Excerpts from a dataset
-------

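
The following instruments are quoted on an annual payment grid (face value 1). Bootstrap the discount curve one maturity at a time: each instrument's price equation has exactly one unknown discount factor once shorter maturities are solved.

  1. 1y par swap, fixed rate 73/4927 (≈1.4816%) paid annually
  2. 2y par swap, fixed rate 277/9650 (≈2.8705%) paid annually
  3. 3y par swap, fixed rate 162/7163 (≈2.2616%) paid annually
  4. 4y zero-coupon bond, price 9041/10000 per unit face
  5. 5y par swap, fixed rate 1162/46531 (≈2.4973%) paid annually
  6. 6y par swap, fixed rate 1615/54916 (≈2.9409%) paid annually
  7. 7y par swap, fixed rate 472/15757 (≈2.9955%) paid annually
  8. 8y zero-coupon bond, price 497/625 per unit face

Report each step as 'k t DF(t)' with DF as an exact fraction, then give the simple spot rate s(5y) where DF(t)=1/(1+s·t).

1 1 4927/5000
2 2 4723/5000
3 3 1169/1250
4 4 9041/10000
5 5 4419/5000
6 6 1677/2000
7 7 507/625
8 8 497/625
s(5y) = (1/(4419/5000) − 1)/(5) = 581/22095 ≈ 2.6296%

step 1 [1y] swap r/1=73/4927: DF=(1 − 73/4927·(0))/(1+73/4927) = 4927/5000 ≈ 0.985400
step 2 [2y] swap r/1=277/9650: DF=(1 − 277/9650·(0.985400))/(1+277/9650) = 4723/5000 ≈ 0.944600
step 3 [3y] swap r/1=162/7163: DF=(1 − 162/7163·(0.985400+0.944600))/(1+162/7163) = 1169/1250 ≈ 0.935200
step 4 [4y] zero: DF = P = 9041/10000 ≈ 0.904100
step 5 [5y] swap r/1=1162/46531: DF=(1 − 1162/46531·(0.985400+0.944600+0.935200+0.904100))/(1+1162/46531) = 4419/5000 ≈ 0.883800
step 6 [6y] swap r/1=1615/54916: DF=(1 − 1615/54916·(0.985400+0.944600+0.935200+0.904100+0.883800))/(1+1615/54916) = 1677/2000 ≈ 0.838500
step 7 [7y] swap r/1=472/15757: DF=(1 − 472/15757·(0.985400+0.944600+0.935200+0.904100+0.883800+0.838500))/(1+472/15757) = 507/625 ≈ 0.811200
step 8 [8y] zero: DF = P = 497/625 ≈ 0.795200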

-------

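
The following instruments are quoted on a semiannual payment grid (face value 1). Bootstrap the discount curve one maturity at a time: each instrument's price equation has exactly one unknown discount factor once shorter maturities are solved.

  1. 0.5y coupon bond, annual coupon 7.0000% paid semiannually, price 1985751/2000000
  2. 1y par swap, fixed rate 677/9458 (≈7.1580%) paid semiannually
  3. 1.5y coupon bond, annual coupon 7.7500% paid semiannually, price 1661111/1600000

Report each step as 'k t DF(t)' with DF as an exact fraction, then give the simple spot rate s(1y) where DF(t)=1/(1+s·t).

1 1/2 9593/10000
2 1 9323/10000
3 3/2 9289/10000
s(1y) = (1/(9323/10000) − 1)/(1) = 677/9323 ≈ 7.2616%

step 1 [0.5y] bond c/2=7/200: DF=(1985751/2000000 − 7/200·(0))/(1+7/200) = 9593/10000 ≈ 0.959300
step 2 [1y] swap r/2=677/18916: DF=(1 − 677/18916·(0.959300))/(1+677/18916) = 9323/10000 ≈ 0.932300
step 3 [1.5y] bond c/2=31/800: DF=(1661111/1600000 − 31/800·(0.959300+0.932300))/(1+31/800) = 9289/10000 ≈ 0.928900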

-------

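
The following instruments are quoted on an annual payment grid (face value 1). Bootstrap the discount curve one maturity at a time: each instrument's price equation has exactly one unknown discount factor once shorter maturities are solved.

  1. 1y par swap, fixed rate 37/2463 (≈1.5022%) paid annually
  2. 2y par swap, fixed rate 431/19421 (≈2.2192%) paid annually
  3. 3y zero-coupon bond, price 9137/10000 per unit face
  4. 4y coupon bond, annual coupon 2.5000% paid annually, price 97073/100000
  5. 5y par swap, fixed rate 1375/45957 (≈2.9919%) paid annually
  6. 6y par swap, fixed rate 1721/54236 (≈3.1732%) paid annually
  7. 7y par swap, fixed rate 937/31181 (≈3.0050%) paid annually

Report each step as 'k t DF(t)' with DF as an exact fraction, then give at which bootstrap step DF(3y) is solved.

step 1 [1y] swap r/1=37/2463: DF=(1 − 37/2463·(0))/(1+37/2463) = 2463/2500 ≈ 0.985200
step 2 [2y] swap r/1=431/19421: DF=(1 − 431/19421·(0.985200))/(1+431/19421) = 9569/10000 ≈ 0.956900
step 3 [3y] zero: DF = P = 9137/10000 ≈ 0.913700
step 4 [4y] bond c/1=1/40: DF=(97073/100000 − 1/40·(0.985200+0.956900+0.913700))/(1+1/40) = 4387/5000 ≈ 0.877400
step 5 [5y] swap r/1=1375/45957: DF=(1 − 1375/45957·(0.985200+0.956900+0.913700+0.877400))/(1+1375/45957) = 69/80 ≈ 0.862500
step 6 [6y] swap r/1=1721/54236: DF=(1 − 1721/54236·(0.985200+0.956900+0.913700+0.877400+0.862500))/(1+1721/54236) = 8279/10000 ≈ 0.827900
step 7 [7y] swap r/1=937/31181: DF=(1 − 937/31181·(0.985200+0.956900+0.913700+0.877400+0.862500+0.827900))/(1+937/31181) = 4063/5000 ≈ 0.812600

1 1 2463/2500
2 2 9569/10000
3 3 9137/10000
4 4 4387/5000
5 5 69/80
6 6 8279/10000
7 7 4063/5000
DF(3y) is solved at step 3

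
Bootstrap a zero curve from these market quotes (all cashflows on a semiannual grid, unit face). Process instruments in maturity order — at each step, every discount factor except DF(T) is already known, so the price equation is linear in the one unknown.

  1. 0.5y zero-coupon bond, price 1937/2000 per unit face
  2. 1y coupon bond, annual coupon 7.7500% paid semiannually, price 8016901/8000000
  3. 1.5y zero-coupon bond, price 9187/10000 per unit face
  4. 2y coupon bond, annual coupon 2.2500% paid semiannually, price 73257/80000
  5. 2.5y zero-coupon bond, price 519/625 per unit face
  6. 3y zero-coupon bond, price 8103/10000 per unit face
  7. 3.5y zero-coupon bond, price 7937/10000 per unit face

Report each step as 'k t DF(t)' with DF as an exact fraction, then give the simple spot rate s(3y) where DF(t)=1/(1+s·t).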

-------

Task details: Your answer must be a single number: the count of lines in the records above that contain "unit".

Answer box: 9